Dataset excerpts
************

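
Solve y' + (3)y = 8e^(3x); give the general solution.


P(x) = 3 ⇒ μ = e^(3x).
(μ y)' = 8e^(6x) ⇒ μ y = (8/6)e^(6x) + C.
Divide by μ: y = (4/3)e^(3x) + Ce^(-3x).


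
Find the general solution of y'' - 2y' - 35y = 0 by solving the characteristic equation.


Characteristic equation: r² - 2r - 35 = 0.
Factor: (r + 5)(r - 7) = 0 ⇒ r = -5, 7 (distinct real).
General solution: y = C₁e^(-5x) + C₂e^(7x).


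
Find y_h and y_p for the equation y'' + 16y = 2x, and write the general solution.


Homogeneous: r² + 16 = 0 ⇒ r = ±4i, y_h = C₁cos(4x) + C₂sin(4x).
Polynomial forcing; try y_p = Ax + B. Then y_p'' + 16 y_p = 16(Ax + B) = 2x, so B = 0 and A = 1/8.
General solution: y = C₁cos(4x) + C₂sin(4x) + (1/8)x.


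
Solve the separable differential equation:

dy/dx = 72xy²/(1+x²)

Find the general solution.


Separate: dy/y² = 72x/(1+x²) dx.
Integrate LHS: ∫ dy/y² = -1/y.
Integrate RHS via u = 1+x²: 36ln(1+x²) + C.
Result: -1/y = 36ln(1+x²) + C.


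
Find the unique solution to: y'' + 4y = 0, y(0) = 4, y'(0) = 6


Characteristic roots of r² + 4 = 0 are ±2i, so y = C₁cos(2x) + C₂sin(2x).
Apply y(0) = 4: C₁ = 4. Differentiate and apply y'(0) = 6: 2·C₂ = 6, so C₂ = 3.
Particular solution: y = 4cos(2x) + 3sin(2x).


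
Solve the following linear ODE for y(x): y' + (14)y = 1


P(x) = 14, Q(x) = 1; integrating factor μ = e^(14x).
(μ y)' = e^(14x) ⇒ μ y = (1/14)e^(14x) + C.
Divide by μ: y = 1/14 + Ce^(-14x).


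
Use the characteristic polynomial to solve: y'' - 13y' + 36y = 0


Characteristic equation: r² - 13r + 36 = 0.
Factor: (r - 9)(r - 4) = 0 ⇒ r = 9, 4 (distinct real).
General solution: y = C₁e^(9x) + C₂e^(4x).


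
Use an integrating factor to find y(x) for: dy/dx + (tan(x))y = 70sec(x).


P(x) = tan(x) ⇒ μ = e^(∫tan(x)dx) = sec(x).
(sec(x) y)' = 70sec²(x) ⇒ sec(x) y = 70tan(x) + C.
Multiply by cos(x): y = 70sin(x) + C·cos(x).


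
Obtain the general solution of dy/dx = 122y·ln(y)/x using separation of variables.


Separate: dy/[y ln(y)] = 122 dx/x.
Substitute u = ln(y): du/u = 122 dx/x.
Integrate: ln|ln(y)| = 122ln|x| + C₀, hence ln(y) = C·x^122.


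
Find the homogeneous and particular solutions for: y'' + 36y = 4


Homogeneous part: r² + 36 = 0 ⇒ r = ±6i, so y_h = C₁cos(6x) + C₂sin(6x).
Try constant y_p = A; plug in: 36A = 4 ⇒ A = 1/9.
General solution: y = C₁cos(6x) + C₂sin(6x) + 1/9.


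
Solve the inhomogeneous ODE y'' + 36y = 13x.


Homogeneous: r² + 36 = 0 ⇒ r = ±6i, y_h = C₁cos(6x) + C₂sin(6x).
Polynomial forcing; try y_p = Ax + B. Then y_p'' + 36 y_p = 36(Ax + B) = 13x, so B = 0 and A = 13/36.
General solution: y = C₁cos(6x) + C₂sin(6x) + (13/36)x.


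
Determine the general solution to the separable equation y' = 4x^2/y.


Separate variables: y dy = 4x^2 dx.
Integrate both sides: y²/2 = (4/3)x^3 + C₀.
Multiply by 2: y² = (8/3)x^3 + C.


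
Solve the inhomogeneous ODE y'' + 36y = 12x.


Homogeneous: r² + 36 = 0 ⇒ r = ±6i, y_h = C₁cos(6x) + C₂sin(6x).
Polynomial forcing; try y_p = Ax + B. Then y_p'' + 36 y_p = 36(Ax + B) = 12x, so B = 0 and A = 1/3.
General solution: y = C₁cos(6x) + C₂sin(6x) + (1/3)x.


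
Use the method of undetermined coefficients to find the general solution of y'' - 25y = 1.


Characteristic roots of r² - 25 = 0 are 5, -5.
y_h = C₁e^(5x) + C₂e^(-5x).
Forcing exponent 0 is not a characteristic root; try y_p = A.
Substitute: A·(0 + (0)·0 + (-25)) = A·-25 = 1, so A = -1/25.
General solution: y = C₁e^(5x) + C₂e^(-5x) - 1/25.


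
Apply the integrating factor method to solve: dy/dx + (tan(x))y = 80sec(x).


P(x) = tan(x) ⇒ μ = e^(∫tan(x)dx) = sec(x).
(sec(x) y)' = 80sec²(x) ⇒ sec(x) y = 80tan(x) + C.
Multiply by cos(x): y = 80sin(x) + C·cos(x).


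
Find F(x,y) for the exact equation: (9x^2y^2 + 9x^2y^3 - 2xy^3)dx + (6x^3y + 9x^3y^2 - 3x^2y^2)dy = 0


Check exactness: ∂M/∂y = 18x^2y + 27x^2y^2 - 6xy^2 and ∂N/∂x = 18x^2y + 27x^2y^2 - 6xy^2; equal, so the equation is exact.
Integrate M with respect to x (treating y as constant): ∫M dx = 3x^3y^2 + 3x^3y^3 - x^2y^3 + h(y).
Differentiate w.r.t. y and set equal to N: all terms match, so h'(y) = 0 and h is a constant absorbed into C.
General solution: 3x^3y^2 + 3x^3y^3 - x^2y^3 = C.


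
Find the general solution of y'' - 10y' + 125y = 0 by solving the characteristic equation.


Characteristic equation: r² - 10r + 125 = 0.
Discriminant is negative; roots r = 5 ± 10i (complex conjugate pair).
General solution uses e^(α x)(C₁ cos(β x) + C₂ sin(β x)): y = e^(5x)(C₁cos(10x) + C₂sin(10x)).


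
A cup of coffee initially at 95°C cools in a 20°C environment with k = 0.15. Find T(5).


Newton's law: dT/dt = -k(T - T_a) has solution T(t) = T_a + (T₀ - T_a)e^(-kt).
Plug in T_a = 20, T₀ = 95, k = 0.15, t = 5: T(5) = 20 + (75)e^(-0.75) ≈ 55.4°C.


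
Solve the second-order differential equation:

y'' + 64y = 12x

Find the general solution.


Homogeneous: r² + 64 = 0 ⇒ r = ±8i, y_h = C₁cos(8x) + C₂sin(8x).
Polynomial forcing; try y_p = Ax + B. Then y_p'' + 64 y_p = 64(Ax + B) = 12x, so B = 0 and A = 3/16.
General solution: y = C₁cos(8x) + C₂sin(8x) + (3/16)x.


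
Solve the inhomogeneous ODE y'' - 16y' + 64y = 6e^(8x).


Characteristic polynomial (r - 8)² = 0; repeated root r = 8.
y_h = (C₁ + C₂x)e^(8x). Forcing matches the repeated root (resonance), so try y_p = Ax² e^(8x).
Substitute and solve for A: 2A = 6, so A = 3.
General solution: y = (C₁ + C₂x + 3x²)e^(8x).


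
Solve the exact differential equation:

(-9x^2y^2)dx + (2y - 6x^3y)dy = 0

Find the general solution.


Check exactness: ∂M/∂y = -18x^2y and ∂N/∂x = -18x^2y; equal, so the equation is exact.
Integrate M with respect to x (treating y as constant): ∫M dx = -3x^3y^2 + h(y).
Differentiate w.r.t. y and set equal to N: the x-dependent terms already match, leaving h'(y) = 2y. Integrate: h(y) = y^2.
So F(x,y) = y^2 - 3x^3y^2.
General solution: y^2 - 3x^3y^2 = C.


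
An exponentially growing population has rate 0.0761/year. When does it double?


Exponential growth: P(t) = P₀ e^(0.0761t). Set P(t)/P₀ = 2: e^(0.0761t) = 2.
Solve: t = ln(2)/0.0761 ≈ 9.11 years.


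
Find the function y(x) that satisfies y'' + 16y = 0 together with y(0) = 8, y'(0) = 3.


Characteristic roots of r² + 16 = 0 are ±4i, so y = C₁cos(4x) + C₂sin(4x).
Apply y(0) = 8: C₁ = 8. Differentiate and apply y'(0) = 3: 4·C₂ = 3, so C₂ = 3/4.
Particular solution: y = 8cos(4x) + (3/4)sin(4x).


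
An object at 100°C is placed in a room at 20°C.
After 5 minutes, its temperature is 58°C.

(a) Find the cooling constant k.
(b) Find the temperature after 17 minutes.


Newton's law: T(t) = T_a + (T₀ - T_a)e^(-kt).
(a) Use T(5) = 58: (58 - 20)/(100 - 20) = e^(-k·5), so k = -ln(0.475)/5 ≈ 0.1489.
(b) Apply k to t = 17: T(17) = 20 + (80)e^(-2.531) ≈ 26.4°C.


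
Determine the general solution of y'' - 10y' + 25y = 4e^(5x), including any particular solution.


Characteristic polynomial (r - 5)² = 0; repeated root r = 5.
y_h = (C₁ + C₂x)e^(5x). Forcing matches the repeated root (resonance), so try y_p = Ax² e^(5x).
Substitute and solve for A: 2A = 4, so A = 2.
General solution: y = (C₁ + C₂x + 2x²)e^(5x).


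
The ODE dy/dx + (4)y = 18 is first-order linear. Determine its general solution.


P(x) = 4, Q(x) = 18; integrating factor μ = e^(4x).
(μ y)' = 18e^(4x) ⇒ μ y = (9/2)e^(4x) + C.
Divide by μ: y = 9/2 + Ce^(-4x).


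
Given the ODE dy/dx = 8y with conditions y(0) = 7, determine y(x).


General solution of y' = 8y is y = Ce^(8x).
Apply y(0) = 7: C = 7.
Particular solution: y = 7e^(8x).


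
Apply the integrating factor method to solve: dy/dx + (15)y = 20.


P(x) = 15, Q(x) = 20; integrating factor μ = e^(15x).
(μ y)' = 20e^(15x) ⇒ μ y = (4/3)e^(15x) + C.
Divide by μ: y = 4/3 + Ce^(-15x).


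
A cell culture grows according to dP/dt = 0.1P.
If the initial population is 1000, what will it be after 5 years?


The ODE dP/dt = 0.1P has solution P(t) = P(0)e^(0.1t).
Substitute P(0) = 1000 and t = 5: P(5) = 1000 e^(0.50) ≈ 1649.


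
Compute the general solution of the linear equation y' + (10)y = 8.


P(x) = 10, Q(x) = 8; integrating factor μ = e^(10x).
(μ y)' = 8e^(10x) ⇒ μ y = (4/5)e^(10x) + C.
Divide by μ: y = 4/5 + Ce^(-10x).


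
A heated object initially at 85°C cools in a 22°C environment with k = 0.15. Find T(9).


Newton's law: dT/dt = -k(T - T_a) has solution T(t) = T_a + (T₀ - T_a)e^(-kt).
Plug in T_a = 22, T₀ = 85, k = 0.15, t = 9: T(9) = 22 + (63)e^(-1.35) ≈ 38.3°C.


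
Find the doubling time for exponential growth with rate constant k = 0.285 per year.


Exponential growth: P(t) = P₀ e^(0.285t). Set P(t)/P₀ = 2: e^(0.285t) = 2.
Solve: t = ln(2)/0.285 ≈ 2.43 years.


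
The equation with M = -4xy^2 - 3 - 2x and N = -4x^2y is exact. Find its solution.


Check exactness: ∂M/∂y = -8xy and ∂N/∂x = -8xy; equal, so the equation is exact.
Integrate M with respect to x (treating y as constant): ∫M dx = -2x^2y^2 - 3x - x^2 + h(y).
Differentiate w.r.t. y and set equal to N: all terms match, so h'(y) = 0 and h is a constant absorbed into C.
General solution: -2x^2y^2 - 3x - x^2 = C.


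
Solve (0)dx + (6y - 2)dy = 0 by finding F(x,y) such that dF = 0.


Check exactness: ∂M/∂y = 0 and ∂N/∂x = 0; equal, so the equation is exact.
Integrate M with respect to x (treating y as constant): ∫M dx = 0 + h(y).
Differentiate w.r.t. y and set equal to N: the x-dependent terms already match, leaving h'(y) = 6y - 2. Integrate: h(y) = 3y^2 - 2y.
So F(x,y) = 3y^2 - 2y.
General solution: 3y^2 - 2y = C.


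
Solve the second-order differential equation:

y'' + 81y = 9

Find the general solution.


Homogeneous part: r² + 81 = 0 ⇒ r = ±9i, so y_h = C₁cos(9x) + C₂sin(9x).
Try constant y_p = A; plug in: 81A = 9 ⇒ A = 1/9.
General solution: y = C₁cos(9x) + C₂sin(9x) + 1/9.


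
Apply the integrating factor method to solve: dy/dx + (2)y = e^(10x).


P(x) = 2 ⇒ μ = e^(2x).
(μ y)' = e^(12x) ⇒ μ y = e^(12x)/12 + C.
Divide by μ: y = (1/12)e^(10x) + Ce^(-2x).


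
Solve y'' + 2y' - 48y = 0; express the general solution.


Characteristic equation: r² + 2r - 48 = 0.
Factor: (r - 6)(r + 8) = 0 ⇒ r = 6, -8 (distinct real).
General solution: y = C₁e^(6x) + C₂e^(-8x).


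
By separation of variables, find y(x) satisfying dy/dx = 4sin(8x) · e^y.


Separate: e^(-y) dy = 4sin(8x) dx.
Integrate: -e^(-y) = -(1/2)cos(8x) + C₀.
Rearrange: e^(-y) = (1/2)cos(8x) + C.


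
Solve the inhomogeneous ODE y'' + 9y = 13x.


Homogeneous: r² + 9 = 0 ⇒ r = ±3i, y_h = C₁cos(3x) + C₂sin(3x).
Polynomial forcing; try y_p = Ax + B. Then y_p'' + 9 y_p = 9(Ax + B) = 13x, so B = 0 and A = 13/9.
General solution: y = C₁cos(3x) + C₂sin(3x) + (13/9)x.


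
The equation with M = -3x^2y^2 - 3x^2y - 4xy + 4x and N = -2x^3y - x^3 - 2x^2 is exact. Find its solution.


Check exactness: ∂M/∂y = -6x^2y - 3x^2 - 4x and ∂N/∂x = -6x^2y - 3x^2 - 4x; equal, so the equation is exact.
Integrate M with respect to x (treating y as constant): ∫M dx = -x^3y^2 - x^3y - 2x^2y + 2x^2 + h(y).
Differentiate w.r.t. y and set equal to N: all terms match, so h'(y) = 0 and h is a constant absorbed into C.
General solution: -x^3y^2 - x^3y - 2x^2y + 2x^2 = C.


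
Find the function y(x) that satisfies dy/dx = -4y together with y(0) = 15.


General solution of y' = -4y is y = Ce^(-4x).
Apply y(0) = 15: C = 15.
Particular solution: y = 15e^(-4x).


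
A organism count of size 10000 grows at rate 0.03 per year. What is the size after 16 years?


The ODE dP/dt = 0.03P has solution P(t) = P(0)e^(0.03t).
Substitute P(0) = 10000 and t = 16: P(16) = 10000 e^(0.48) ≈ 16161.


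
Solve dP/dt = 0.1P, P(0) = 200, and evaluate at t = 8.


The ODE dP/dt = 0.1P has solution P(t) = P(0)e^(0.1t).
Substitute P(0) = 200 and t = 8: P(8) = 200 e^(0.80) ≈ 445.


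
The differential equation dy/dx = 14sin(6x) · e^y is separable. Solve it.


Separate: e^(-y) dy = 14sin(6x) dx.
Integrate: -e^(-y) = -(7/3)cos(6x) + C₀.
Rearrange: e^(-y) = (7/3)cos(6x) + C.


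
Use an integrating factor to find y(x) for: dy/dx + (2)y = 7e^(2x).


P(x) = 2 ⇒ μ = e^(2x).
(μ y)' = 7e^(4x) ⇒ μ y = (7/4)e^(4x) + C.
Divide by μ: y = (7/4)e^(2x) + Ce^(-2x).


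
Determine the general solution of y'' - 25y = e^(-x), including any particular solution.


Characteristic roots of r² - 25 = 0 are 5, -5.
y_h = C₁e^(5x) + C₂e^(-5x).
Forcing exponent -1 is not a characteristic root; try y_p = Ae^(-x).
Substitute: A·(1 + (0)·-1 + (-25)) = A·-24 = 1, so A = -1/24.
General solution: y = C₁e^(5x) + C₂e^(-5x) - (1/24)e^(-x).


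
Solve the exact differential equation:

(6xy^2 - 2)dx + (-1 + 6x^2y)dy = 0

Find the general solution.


Check exactness: ∂M/∂y = 12xy and ∂N/∂x = 12xy; equal, so the equation is exact.
Integrate M with respect to x (treating y as constant): ∫M dx = 3x^2y^2 - 2x + h(y).
Differentiate w.r.t. y and set equal to N: the x-dependent terms already match, leaving h'(y) = -1. Integrate: h(y) = -y.
So F(x,y) = -y + 3x^2y^2 - 2x.
General solution: -y + 3x^2y^2 - 2x = C.


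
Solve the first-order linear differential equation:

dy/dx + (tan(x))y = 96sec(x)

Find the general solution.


P(x) = tan(x) ⇒ μ = e^(∫tan(x)dx) = sec(x).
(sec(x) y)' = 96sec²(x) ⇒ sec(x) y = 96tan(x) + C.
Multiply by cos(x): y = 96sin(x) + C·cos(x).


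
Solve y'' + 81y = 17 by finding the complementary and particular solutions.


Homogeneous part: r² + 81 = 0 ⇒ r = ±9i, so y_h = C₁cos(9x) + C₂sin(9x).
Try constant y_p = A; plug in: 81A = 17 ⇒ A = 17/81.
General solution: y = C₁cos(9x) + C₂sin(9x) + 17/81.


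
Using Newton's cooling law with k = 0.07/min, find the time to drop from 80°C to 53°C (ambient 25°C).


From T(t) = T_a + (T₀ - T_a)e^(-kt), set T(t) = 53:
(53 - 25) / (80 - 25) = e^(-0.07t), so t = -ln(0.509)/0.07 ≈ 9.6 minutes.


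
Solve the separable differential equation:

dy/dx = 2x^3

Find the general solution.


Integrate both sides with respect to x: y = ∫ 2x^3 dx = (1/2)x^4 + C.


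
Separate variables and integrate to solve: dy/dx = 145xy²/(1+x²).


Separate: dy/y² = 145x/(1+x²) dx.
Integrate LHS: ∫ dy/y² = -1/y.
Integrate RHS via u = 1+x²: (145/2)ln(1+x²) + C.
Result: -1/y = (145/2)ln(1+x²) + C.


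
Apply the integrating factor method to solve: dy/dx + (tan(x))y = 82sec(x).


P(x) = tan(x) ⇒ μ = e^(∫tan(x)dx) = sec(x).
(sec(x) y)' = 82sec²(x) ⇒ sec(x) y = 82tan(x) + C.
Multiply by cos(x): y = 82sin(x) + C·cos(x).


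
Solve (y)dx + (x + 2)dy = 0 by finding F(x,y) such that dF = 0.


Check exactness: ∂M/∂y = 1 and ∂N/∂x = 1; equal, so the equation is exact.
Integrate M with respect to x (treating y as constant): ∫M dx = xy + h(y).
Differentiate w.r.t. y and set equal to N: the x-dependent terms already match, leaving h'(y) = 2. Integrate: h(y) = 2y.
So F(x,y) = xy + 2y.
General solution: xy + 2y = C.


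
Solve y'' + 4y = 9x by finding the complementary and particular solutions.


Homogeneous: r² + 4 = 0 ⇒ r = ±2i, y_h = C₁cos(2x) + C₂sin(2x).
Polynomial forcing; try y_p = Ax + B. Then y_p'' + 4 y_p = 4(Ax + B) = 9x, so B = 0 and A = 9/4.
General solution: y = C₁cos(2x) + C₂sin(2x) + (9/4)x.


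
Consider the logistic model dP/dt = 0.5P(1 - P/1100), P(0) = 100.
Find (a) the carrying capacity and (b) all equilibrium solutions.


Logistic ODE dP/dt = 0.5P(1 - P/1100) has equilibria where dP/dt = 0, i.e. P = 0 or P = 1100.
The coefficient (1 - P/K) = 0 when P = K, identifying K = 1100 as the carrying capacity.
(a) K = 1100; (b) equilibria P = 0 and P = 1100.


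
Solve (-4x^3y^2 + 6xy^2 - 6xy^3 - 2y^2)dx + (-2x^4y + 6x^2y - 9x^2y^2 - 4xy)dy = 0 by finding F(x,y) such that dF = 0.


Check exactness: ∂M/∂y = -8x^3y + 12xy - 18xy^2 - 4y and ∂N/∂x = -8x^3y + 12xy - 18xy^2 - 4y; equal, so the equation is exact.
Integrate M with respect to x (treating y as constant): ∫M dx = -x^4y^2 + 3x^2y^2 - 3x^2y^3 - 2xy^2 + h(y).
Differentiate w.r.t. y and set equal to N: all terms match, so h'(y) = 0 and h is a constant absorbed into C.
General solution: -x^4y^2 + 3x^2y^2 - 3x^2y^3 - 2xy^2 = C.


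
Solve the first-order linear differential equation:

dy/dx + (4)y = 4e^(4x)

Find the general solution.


P(x) = 4 ⇒ μ = e^(4x).
(μ y)' = 4e^(8x) ⇒ μ y = (4/8)e^(8x) + C.
Divide by μ: y = (1/2)e^(4x) + Ce^(-4x).


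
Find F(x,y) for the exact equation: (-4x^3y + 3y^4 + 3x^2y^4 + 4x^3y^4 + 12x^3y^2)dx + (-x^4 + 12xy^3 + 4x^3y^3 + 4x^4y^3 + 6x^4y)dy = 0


Check exactness: ∂M/∂y = -4x^3 + 12y^3 + 12x^2y^3 + 16x^3y^3 + 24x^3y and ∂N/∂x = -4x^3 + 12y^3 + 12x^2y^3 + 16x^3y^3 + 24x^3y; equal, so the equation is exact.
Integrate M with respect to x (treating y as constant): ∫M dx = -x^4y + 3xy^4 + x^3y^4 + x^4y^4 + 3x^4y^2 + h(y).
Differentiate w.r.t. y and set equal to N: all terms match, so h'(y) = 0 and h is a constant absorbed into C.
General solution: -x^4y + 3xy^4 + x^3y^4 + x^4y^4 + 3x^4y^2 = C.


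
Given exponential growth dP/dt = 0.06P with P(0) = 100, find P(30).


The ODE dP/dt = 0.06P has solution P(t) = P(0)e^(0.06t).
Substitute P(0) = 100 and t = 30: P(30) = 100 e^(1.80) ≈ 605.


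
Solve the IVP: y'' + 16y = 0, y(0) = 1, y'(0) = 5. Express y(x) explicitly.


Characteristic roots of r² + 16 = 0 are ±4i, so y = C₁cos(4x) + C₂sin(4x).
Apply y(0) = 1: C₁ = 1. Differentiate and apply y'(0) = 5: 4·C₂ = 5, so C₂ = 5/4.
Particular solution: y = cos(4x) + (5/4)sin(4x).


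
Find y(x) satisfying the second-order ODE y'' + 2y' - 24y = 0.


Characteristic equation: r² + 2r - 24 = 0.
Factor: (r + 6)(r - 4) = 0 ⇒ r = -6, 4 (distinct real).
General solution: y = C₁e^(-6x) + C₂e^(4x).


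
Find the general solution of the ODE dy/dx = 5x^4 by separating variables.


Integrate both sides with respect to x: y = ∫ 5x^4 dx = x^5 + C.


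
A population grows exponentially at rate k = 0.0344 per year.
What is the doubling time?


Exponential growth: P(t) = P₀ e^(0.0344t). Set P(t)/P₀ = 2: e^(0.0344t) = 2.
Solve: t = ln(2)/0.0344 ≈ 20.15 years.


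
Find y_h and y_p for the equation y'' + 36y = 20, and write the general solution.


Homogeneous part: r² + 36 = 0 ⇒ r = ±6i, so y_h = C₁cos(6x) + C₂sin(6x).
Try constant y_p = A; plug in: 36A = 20 ⇒ A = 5/9.
General solution: y = C₁cos(6x) + C₂sin(6x) + 5/9.


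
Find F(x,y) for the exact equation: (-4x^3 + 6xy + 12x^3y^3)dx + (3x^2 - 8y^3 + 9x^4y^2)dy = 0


Check exactness: ∂M/∂y = 6x + 36x^3y^2 and ∂N/∂x = 6x + 36x^3y^2; equal, so the equation is exact.
Integrate M with respect to x (treating y as constant): ∫M dx = -x^4 + 3x^2y + 3x^4y^3 + h(y).
Differentiate w.r.t. y and set equal to N: the x-dependent terms already match, leaving h'(y) = -8y^3. Integrate: h(y) = -2y^4.
So F(x,y) = -x^4 + 3x^2y - 2y^4 + 3x^4y^3.
General solution: -x^4 + 3x^2y - 2y^4 + 3x^4y^3 = C.


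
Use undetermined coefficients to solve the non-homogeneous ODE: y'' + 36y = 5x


Homogeneous: r² + 36 = 0 ⇒ r = ±6i, y_h = C₁cos(6x) + C₂sin(6x).
Polynomial forcing; try y_p = Ax + B. Then y_p'' + 36 y_p = 36(Ax + B) = 5x, so B = 0 and A = 5/36.
General solution: y = C₁cos(6x) + C₂sin(6x) + (5/36)x.


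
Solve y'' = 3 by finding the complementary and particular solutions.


Characteristic polynomial (r - 0)² = 0; repeated root r = 0.
y_h = (C₁ + C₂x). Forcing matches the repeated root (resonance), so try y_p = Ax².
Substitute and solve for A: 2A = 3, so A = 3/2.
General solution: y = C₁ + C₂x + (3/2)x².


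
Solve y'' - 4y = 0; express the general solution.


Characteristic equation: r² - 4 = 0.
Factor: (r - 2)(r + 2) = 0 ⇒ r = 2, -2 (distinct real).
General solution: y = C₁e^(2x) + C₂e^(-2x).


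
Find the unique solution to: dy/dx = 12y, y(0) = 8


General solution of y' = 12y is y = Ce^(12x).
Apply y(0) = 8: C = 8.
Particular solution: y = 8e^(12x).


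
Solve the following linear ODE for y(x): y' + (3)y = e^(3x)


P(x) = 3 ⇒ μ = e^(3x).
(μ y)' = e^(6x) ⇒ μ y = (1/6)e^(6x) + C.
Divide by μ: y = (1/6)e^(3x) + Ce^(-3x).


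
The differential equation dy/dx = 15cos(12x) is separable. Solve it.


g(y) = 1, so integrate directly: y = ∫ 15cos(12x) dx = (5/4)sin(12x) + C.


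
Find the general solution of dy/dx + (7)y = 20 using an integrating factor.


P(x) = 7, Q(x) = 20; integrating factor μ = e^(7x).
(μ y)' = 20e^(7x) ⇒ μ y = (20/7)e^(7x) + C.
Divide by μ: y = 20/7 + Ce^(-7x).


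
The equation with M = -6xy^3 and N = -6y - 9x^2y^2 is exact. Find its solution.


Check exactness: ∂M/∂y = -18xy^2 and ∂N/∂x = -18xy^2; equal, so the equation is exact.
Integrate M with respect to x (treating y as constant): ∫M dx = -3x^2y^3 + h(y).
Differentiate w.r.t. y and set equal to N: the x-dependent terms already match, leaving h'(y) = -6y. Integrate: h(y) = -3y^2.
So F(x,y) = -3y^2 - 3x^2y^3.
General solution: -3y^2 - 3x^2y^3 = C.


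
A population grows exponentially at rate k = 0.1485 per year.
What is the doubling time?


Exponential growth: P(t) = P₀ e^(0.1485t). Set P(t)/P₀ = 2: e^(0.1485t) = 2.
Solve: t = ln(2)/0.1485 ≈ 4.67 years.


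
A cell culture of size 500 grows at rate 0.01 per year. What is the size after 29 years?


The ODE dP/dt = 0.01P has solution P(t) = P(0)e^(0.01t).
Substitute P(0) = 500 and t = 29: P(29) = 500 e^(0.29) ≈ 668.


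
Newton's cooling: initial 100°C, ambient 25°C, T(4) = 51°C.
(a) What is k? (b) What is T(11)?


Newton's law: T(t) = T_a + (T₀ - T_a)e^(-kt).
(a) Use T(4) = 51: (51 - 25)/(100 - 25) = e^(-k·4), so k = -ln(0.347)/4 ≈ 0.2648.
(b) Apply k to t = 11: T(11) = 25 + (75)e^(-2.913) ≈ 29.1°C.


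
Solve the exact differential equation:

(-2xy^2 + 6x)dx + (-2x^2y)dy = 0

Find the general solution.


Check exactness: ∂M/∂y = -4xy and ∂N/∂x = -4xy; equal, so the equation is exact.
Integrate M with respect to x (treating y as constant): ∫M dx = -x^2y^2 + 3x^2 + h(y).
Differentiate w.r.t. y and set equal to N: all terms match, so h'(y) = 0 and h is a constant absorbed into C.
General solution: -x^2y^2 + 3x^2 = C.


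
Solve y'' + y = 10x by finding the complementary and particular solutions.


Homogeneous: r² + 1 = 0 ⇒ r = ±1i, y_h = C₁cos(x) + C₂sin(x).
Polynomial forcing; try y_p = Ax + B. Then y_p'' + 1 y_p = 1(Ax + B) = 10x, so B = 0 and A = 10.
General solution: y = C₁cos(x) + C₂sin(x) + 10x.


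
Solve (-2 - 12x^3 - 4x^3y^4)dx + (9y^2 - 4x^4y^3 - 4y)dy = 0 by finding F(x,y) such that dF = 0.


Check exactness: ∂M/∂y = -16x^3y^3 and ∂N/∂x = -16x^3y^3; equal, so the equation is exact.
Integrate M with respect to x (treating y as constant): ∫M dx = -2x - 3x^4 - x^4y^4 + h(y).
Differentiate w.r.t. y and set equal to N: the x-dependent terms already match, leaving h'(y) = 9y^2 - 4y. Integrate: h(y) = 3y^3 - 2y^2.
So F(x,y) = -2x + 3y^3 - 3x^4 - x^4y^4 - 2y^2.
General solution: -2x + 3y^3 - 3x^4 - x^4y^4 - 2y^2 = C.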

************

YOUR ASSIGNMENT: Reproduce the lines of the entries above from the one with "Find the doubling" to the one with "y'' + 81y = 9", both included, exactly and without any other line.

WRITTEN REPLY:
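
Find the doubling time for exponential growth with rate constant k = 0.285 per year.


Exponential growth: P(t) = P₀ e^(0.285t). Set P(t)/P₀ = 2: e^(0.285t) = 2.
Solve: t = ln(2)/0.285 ≈ 2.43 years.


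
The equation with M = -4xy^2 - 3 - 2x and N = -4x^2y is exact. Find its solution.


Check exactness: ∂M/∂y = -8xy and ∂N/∂x = -8xy; equal, so the equation is exact.
Integrate M with respect to x (treating y as constant): ∫M dx = -2x^2y^2 - 3x - x^2 + h(y).
Differentiate w.r.t. y and set equal to N: all terms match, so h'(y) = 0 and h is a constant absorbed into C.
General solution: -2x^2y^2 - 3x - x^2 = C.


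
Solve (0)dx + (6y - 2)dy = 0 by finding F(x,y) such that dF = 0.


Check exactness: ∂M/∂y = 0 and ∂N/∂x = 0; equal, so the equation is exact.
Integrate M with respect to x (treating y as constant): ∫M dx = 0 + h(y).
Differentiate w.r.t. y and set equal to N: the x-dependent terms already match, leaving h'(y) = 6y - 2. Integrate: h(y) = 3y^2 - 2y.
So F(x,y) = 3y^2 - 2y.
General solution: 3y^2 - 2y = C.


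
Solve the second-order differential equation:

y'' + 81y = 9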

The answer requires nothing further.